>>>>>

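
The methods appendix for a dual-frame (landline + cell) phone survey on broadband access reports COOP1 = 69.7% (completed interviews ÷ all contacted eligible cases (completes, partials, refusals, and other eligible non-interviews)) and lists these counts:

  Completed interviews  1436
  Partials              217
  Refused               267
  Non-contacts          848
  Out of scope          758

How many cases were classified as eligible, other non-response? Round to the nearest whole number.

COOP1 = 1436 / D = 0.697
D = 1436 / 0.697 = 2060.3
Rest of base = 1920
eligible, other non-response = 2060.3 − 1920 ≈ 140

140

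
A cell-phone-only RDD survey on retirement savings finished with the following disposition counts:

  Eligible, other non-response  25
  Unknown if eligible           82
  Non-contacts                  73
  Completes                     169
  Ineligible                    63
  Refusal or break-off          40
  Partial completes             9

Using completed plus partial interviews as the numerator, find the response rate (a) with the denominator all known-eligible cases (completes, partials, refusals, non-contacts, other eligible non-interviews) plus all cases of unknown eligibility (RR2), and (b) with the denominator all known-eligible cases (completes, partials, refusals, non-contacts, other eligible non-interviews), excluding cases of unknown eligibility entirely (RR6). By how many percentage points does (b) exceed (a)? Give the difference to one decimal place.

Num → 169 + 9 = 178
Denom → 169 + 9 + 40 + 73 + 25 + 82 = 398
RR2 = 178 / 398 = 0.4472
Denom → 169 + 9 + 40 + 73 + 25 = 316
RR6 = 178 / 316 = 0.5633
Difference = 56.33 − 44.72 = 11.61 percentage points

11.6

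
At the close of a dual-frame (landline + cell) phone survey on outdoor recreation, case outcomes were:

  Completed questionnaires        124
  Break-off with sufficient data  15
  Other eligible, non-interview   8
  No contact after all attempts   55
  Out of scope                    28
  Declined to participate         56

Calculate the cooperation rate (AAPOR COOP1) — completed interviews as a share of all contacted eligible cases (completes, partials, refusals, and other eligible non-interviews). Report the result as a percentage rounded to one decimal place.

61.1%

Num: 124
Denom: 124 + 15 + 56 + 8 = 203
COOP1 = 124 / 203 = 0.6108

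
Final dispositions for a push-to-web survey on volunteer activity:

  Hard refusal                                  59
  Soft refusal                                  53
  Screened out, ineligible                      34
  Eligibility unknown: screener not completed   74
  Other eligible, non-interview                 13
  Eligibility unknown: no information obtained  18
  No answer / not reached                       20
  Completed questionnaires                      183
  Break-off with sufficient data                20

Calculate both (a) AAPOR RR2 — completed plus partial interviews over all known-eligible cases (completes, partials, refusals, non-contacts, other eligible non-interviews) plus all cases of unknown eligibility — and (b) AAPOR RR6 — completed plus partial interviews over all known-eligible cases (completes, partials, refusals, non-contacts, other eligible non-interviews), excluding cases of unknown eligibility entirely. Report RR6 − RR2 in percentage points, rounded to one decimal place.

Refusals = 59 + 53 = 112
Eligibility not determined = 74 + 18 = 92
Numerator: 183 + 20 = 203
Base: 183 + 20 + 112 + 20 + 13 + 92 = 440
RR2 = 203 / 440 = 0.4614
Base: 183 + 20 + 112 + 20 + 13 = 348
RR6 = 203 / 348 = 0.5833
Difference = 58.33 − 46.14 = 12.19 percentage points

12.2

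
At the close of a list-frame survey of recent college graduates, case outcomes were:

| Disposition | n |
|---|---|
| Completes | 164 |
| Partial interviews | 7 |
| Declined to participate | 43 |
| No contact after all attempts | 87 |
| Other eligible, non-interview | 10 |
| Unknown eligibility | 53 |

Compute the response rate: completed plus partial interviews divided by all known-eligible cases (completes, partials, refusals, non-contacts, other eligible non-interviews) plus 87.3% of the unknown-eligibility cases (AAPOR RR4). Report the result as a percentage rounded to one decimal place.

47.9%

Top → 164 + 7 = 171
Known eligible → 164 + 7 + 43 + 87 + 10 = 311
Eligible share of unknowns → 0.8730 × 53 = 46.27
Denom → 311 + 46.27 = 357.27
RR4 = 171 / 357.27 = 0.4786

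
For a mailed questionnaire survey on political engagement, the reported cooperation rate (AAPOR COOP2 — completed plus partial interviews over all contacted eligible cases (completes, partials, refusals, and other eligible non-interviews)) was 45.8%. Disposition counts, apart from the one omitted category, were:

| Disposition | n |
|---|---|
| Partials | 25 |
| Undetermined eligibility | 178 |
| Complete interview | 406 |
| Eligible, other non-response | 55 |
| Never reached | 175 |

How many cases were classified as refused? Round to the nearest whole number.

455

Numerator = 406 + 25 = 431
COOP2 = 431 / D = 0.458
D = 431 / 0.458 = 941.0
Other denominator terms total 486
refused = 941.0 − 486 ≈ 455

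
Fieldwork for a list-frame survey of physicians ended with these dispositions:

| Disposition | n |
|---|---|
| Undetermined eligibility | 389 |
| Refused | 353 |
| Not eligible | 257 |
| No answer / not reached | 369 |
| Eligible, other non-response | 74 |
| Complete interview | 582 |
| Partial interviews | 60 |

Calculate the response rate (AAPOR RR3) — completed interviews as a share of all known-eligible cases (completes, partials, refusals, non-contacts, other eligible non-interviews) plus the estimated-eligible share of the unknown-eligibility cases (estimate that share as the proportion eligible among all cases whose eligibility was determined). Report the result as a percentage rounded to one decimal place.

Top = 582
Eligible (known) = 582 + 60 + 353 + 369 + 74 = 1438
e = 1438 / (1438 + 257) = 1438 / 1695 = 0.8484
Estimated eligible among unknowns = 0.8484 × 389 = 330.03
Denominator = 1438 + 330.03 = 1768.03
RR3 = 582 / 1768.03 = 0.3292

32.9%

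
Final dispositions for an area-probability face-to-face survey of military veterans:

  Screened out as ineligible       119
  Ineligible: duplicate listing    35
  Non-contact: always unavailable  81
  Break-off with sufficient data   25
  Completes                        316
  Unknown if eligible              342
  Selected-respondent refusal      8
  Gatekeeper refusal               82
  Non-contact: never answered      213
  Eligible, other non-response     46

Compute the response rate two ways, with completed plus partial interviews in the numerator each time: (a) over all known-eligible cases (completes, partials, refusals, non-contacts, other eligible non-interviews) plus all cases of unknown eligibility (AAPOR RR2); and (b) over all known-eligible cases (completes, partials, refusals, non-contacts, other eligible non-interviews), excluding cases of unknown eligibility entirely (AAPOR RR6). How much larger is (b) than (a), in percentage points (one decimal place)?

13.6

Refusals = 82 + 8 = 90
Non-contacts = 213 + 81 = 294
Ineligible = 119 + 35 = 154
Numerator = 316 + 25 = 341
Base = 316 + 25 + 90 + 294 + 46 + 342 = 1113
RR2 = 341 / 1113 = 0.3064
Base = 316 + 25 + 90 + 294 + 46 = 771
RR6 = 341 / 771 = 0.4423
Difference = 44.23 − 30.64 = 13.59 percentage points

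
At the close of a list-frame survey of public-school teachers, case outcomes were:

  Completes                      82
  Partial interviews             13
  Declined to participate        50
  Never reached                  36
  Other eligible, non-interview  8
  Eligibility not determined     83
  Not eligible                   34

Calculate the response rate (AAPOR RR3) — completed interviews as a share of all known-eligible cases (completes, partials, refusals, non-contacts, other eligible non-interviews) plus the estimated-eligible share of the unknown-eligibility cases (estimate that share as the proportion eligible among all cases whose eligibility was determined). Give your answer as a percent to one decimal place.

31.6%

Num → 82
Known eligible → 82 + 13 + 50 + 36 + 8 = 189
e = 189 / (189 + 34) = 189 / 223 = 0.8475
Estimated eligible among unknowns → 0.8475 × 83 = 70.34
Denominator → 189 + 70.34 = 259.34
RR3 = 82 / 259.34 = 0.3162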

<<<<<

**Activity**. In the listing above, each line with the word "Final" is to be copied out.

**Reply to the task**.
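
Final dispositions for a push-to-web survey on volunteer activity:
Final dispositions for an area-probability face-to-face survey of military veterans: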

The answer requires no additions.